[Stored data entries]

****************

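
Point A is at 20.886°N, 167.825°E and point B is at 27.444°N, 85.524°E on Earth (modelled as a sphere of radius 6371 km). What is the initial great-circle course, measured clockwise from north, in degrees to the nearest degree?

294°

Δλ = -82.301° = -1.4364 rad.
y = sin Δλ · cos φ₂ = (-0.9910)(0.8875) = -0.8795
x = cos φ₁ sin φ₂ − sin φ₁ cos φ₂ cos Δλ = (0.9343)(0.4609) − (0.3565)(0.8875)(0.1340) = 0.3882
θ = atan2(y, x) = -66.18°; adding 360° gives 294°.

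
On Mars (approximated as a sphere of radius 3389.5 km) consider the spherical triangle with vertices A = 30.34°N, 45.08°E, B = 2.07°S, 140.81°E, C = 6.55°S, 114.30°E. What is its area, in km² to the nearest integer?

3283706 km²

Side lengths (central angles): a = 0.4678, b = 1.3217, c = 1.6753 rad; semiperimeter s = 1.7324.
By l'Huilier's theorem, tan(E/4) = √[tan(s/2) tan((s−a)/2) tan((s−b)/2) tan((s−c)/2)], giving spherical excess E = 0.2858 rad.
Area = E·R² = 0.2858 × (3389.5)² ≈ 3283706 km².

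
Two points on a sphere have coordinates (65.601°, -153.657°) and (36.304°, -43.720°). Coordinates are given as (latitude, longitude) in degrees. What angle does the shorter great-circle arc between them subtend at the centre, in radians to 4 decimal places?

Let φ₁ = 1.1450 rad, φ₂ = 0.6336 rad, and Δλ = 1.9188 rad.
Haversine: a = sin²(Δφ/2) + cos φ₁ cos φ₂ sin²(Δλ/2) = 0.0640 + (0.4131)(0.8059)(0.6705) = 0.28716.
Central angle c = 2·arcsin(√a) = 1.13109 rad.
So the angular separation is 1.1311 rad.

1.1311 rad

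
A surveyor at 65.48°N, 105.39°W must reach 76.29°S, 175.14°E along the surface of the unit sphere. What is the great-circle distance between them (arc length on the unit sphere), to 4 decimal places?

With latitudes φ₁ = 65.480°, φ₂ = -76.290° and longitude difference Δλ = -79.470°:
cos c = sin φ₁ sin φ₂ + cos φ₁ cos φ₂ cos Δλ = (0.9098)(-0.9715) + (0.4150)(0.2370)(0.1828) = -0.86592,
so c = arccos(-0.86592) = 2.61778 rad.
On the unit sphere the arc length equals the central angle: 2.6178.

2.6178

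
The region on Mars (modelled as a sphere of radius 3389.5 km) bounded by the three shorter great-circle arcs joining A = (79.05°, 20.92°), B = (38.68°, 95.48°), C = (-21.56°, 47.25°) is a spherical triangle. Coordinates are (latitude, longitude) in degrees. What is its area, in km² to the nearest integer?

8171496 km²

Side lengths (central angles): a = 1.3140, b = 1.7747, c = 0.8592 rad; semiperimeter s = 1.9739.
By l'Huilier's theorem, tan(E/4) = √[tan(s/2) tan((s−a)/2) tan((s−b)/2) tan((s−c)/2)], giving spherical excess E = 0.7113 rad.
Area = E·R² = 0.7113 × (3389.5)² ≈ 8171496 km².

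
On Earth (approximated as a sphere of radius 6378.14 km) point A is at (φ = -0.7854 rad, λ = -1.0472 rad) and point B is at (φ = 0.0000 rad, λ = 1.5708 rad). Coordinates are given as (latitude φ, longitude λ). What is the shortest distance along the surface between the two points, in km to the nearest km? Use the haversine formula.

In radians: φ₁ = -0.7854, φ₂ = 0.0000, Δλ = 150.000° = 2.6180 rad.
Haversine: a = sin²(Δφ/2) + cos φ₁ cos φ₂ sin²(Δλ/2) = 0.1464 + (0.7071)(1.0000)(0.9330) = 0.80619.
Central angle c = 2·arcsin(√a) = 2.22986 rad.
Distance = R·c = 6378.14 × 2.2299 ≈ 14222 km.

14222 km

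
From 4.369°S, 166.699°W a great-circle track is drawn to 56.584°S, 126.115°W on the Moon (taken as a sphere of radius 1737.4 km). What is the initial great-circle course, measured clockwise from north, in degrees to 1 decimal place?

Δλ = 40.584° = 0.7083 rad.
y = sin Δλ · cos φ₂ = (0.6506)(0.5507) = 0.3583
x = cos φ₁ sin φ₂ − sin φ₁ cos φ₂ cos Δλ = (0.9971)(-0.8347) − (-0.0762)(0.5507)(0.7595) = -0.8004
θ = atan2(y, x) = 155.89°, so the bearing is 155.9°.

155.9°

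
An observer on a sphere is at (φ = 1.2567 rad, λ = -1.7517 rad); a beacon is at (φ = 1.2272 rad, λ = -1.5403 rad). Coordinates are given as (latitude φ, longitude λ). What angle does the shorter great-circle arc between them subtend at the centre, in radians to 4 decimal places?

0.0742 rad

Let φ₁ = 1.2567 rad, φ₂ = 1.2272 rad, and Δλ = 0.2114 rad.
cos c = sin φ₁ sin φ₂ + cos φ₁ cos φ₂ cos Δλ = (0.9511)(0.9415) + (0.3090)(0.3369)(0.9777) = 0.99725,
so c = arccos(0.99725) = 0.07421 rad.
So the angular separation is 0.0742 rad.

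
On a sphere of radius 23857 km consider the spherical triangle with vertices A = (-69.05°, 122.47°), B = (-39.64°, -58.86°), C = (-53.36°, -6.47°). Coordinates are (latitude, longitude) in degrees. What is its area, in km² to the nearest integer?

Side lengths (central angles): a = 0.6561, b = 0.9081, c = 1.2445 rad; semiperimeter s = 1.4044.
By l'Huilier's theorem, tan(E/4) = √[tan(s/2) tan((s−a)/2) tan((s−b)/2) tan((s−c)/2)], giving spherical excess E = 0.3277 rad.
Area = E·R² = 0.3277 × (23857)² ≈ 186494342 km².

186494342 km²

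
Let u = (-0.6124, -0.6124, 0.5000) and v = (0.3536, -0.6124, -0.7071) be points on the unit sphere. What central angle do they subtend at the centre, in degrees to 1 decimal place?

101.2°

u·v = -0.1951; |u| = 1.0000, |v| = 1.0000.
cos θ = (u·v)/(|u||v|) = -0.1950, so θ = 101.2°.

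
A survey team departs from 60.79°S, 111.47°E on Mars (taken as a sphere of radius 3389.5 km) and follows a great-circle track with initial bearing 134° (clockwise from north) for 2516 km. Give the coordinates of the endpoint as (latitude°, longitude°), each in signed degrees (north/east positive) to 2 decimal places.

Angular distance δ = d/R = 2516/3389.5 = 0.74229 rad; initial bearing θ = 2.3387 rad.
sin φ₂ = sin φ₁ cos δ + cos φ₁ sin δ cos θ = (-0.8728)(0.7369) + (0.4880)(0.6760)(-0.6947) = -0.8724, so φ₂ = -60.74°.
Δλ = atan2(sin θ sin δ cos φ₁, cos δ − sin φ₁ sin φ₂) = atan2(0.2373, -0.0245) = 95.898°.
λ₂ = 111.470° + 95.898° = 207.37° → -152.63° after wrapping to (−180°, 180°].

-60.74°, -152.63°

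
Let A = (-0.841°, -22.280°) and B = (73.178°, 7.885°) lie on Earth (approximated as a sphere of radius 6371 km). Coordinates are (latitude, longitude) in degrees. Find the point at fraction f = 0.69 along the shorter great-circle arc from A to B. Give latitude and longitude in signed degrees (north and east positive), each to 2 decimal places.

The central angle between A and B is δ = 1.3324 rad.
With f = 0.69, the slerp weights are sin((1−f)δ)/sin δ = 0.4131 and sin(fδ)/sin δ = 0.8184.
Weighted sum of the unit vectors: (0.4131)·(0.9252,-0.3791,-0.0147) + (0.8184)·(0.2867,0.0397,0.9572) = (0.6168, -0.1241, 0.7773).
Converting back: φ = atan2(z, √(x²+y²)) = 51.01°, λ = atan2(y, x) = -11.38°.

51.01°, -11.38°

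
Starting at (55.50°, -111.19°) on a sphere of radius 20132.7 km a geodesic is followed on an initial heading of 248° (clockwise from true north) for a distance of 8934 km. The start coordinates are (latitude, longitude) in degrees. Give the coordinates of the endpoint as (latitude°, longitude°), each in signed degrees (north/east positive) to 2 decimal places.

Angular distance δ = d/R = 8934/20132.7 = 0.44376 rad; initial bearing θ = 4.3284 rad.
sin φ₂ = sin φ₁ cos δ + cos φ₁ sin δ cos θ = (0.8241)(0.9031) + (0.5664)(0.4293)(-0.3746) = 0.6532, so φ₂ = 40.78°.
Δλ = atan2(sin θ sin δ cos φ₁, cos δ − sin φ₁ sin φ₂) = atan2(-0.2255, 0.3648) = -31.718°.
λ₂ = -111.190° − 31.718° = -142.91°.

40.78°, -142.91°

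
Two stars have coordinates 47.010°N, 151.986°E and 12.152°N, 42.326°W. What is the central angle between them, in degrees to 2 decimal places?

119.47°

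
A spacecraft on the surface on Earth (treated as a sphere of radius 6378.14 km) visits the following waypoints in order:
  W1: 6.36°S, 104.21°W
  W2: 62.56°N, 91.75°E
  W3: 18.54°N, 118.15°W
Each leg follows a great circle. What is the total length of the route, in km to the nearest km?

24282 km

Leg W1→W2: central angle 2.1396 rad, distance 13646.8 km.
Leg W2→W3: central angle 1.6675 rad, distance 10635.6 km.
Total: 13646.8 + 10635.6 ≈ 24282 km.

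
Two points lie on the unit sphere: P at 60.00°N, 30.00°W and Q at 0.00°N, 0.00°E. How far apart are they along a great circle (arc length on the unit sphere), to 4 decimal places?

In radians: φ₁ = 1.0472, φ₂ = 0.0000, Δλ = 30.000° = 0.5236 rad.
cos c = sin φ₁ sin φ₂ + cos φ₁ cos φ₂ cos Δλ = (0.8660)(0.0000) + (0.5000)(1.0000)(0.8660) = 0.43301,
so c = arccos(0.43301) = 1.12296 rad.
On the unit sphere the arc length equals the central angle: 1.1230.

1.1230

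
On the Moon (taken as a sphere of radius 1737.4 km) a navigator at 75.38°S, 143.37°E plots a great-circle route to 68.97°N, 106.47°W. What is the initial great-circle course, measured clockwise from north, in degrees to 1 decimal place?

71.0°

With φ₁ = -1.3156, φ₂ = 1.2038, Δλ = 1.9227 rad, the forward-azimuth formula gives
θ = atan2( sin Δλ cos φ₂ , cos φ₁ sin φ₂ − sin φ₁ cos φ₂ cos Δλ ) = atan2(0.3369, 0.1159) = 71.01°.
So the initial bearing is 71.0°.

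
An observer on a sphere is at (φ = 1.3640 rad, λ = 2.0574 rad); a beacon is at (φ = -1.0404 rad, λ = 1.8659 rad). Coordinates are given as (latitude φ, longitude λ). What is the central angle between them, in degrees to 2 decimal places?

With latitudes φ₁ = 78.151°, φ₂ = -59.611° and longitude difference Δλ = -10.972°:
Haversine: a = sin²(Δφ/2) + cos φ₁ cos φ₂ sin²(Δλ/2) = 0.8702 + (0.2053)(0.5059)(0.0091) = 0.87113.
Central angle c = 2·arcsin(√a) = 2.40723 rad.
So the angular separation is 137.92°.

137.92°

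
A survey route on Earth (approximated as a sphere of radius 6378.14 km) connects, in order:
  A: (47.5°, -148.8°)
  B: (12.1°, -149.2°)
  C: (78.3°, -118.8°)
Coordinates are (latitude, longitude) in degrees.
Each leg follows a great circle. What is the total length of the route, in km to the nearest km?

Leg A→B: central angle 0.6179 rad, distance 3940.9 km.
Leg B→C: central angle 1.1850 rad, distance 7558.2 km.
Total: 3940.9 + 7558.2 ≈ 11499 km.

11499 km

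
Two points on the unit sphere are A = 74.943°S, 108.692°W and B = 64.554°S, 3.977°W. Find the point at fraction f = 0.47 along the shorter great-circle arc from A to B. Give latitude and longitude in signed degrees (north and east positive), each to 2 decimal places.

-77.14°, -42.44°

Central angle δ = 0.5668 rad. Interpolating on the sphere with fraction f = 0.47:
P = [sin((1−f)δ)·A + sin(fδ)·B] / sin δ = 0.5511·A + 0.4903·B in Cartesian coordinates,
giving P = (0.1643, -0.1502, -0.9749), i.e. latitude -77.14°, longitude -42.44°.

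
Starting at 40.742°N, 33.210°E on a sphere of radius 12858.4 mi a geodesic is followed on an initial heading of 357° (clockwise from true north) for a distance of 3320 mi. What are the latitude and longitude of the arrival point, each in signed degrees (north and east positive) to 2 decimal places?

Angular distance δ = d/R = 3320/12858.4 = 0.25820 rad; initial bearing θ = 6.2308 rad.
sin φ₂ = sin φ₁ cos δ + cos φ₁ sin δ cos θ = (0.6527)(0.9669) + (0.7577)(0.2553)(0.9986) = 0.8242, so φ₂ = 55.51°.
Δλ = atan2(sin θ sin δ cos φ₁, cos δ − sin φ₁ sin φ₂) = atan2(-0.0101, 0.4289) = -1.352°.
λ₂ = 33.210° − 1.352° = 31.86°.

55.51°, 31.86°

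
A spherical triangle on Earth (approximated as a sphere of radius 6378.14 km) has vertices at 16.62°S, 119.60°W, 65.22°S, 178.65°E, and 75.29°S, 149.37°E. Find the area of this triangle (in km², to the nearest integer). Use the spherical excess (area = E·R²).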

****************

_Assignment_.
In the entries above, find the lines containing the word "order" and say how many there are, with no other words.

_Exercise output_.
2